### Task requirements
An exact transcription of all the entries below is required.

(Material provided)

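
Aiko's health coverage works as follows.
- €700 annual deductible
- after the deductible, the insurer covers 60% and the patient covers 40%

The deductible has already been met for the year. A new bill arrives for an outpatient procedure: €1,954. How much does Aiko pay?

€781.60

The deductible is already satisfied, so the full bill goes to coinsurance.
Patient's 40% share of €1,954 is €781.60.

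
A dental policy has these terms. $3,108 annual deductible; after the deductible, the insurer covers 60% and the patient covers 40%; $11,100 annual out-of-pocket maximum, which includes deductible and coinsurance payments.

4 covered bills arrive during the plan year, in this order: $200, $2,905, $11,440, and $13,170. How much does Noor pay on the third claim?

#1 ($200): entire amount goes to the deductible. Patient pays $200; OOP now $200.
#2 ($2,905): fully absorbed by the deductible. Patient pays $2,905; OOP now $3,105.
#3 ($11,440): $3 to deductible, leaving $11,437; patient's 40% is $4,574.80. Cost to patient: $4,577.80. OOP to date $7,682.80.

$4,577.80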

(End Material provided)

### Exercise output
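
Aiko's health coverage works as follows.
- €700 annual deductible
- after the deductible, the insurer covers 60% and the patient covers 40%

The deductible has already been met for the year. A new bill arrives for an outpatient procedure: €1,954. How much does Aiko pay?

€781.60

The deductible is already satisfied, so the full bill goes to coinsurance.
Patient's 40% share of €1,954 is €781.60.

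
A dental policy has these terms. $3,108 annual deductible; after the deductible, the insurer covers 60% and the patient covers 40%; $11,100 annual out-of-pocket maximum, which includes deductible and coinsurance payments.

4 covered bills arrive during the plan year, in this order: $200, $2,905, $11,440, and $13,170. How much does Noor pay on the third claim?

#1 ($200): entire amount goes to the deductible. Patient pays $200; OOP now $200.
#2 ($2,905): fully absorbed by the deductible. Patient pays $2,905; OOP now $3,105.
#3 ($11,440): $3 to deductible, leaving $11,437; patient's 40% is $4,574.80. Cost to patient: $4,577.80. OOP to date $7,682.80.

$4,577.80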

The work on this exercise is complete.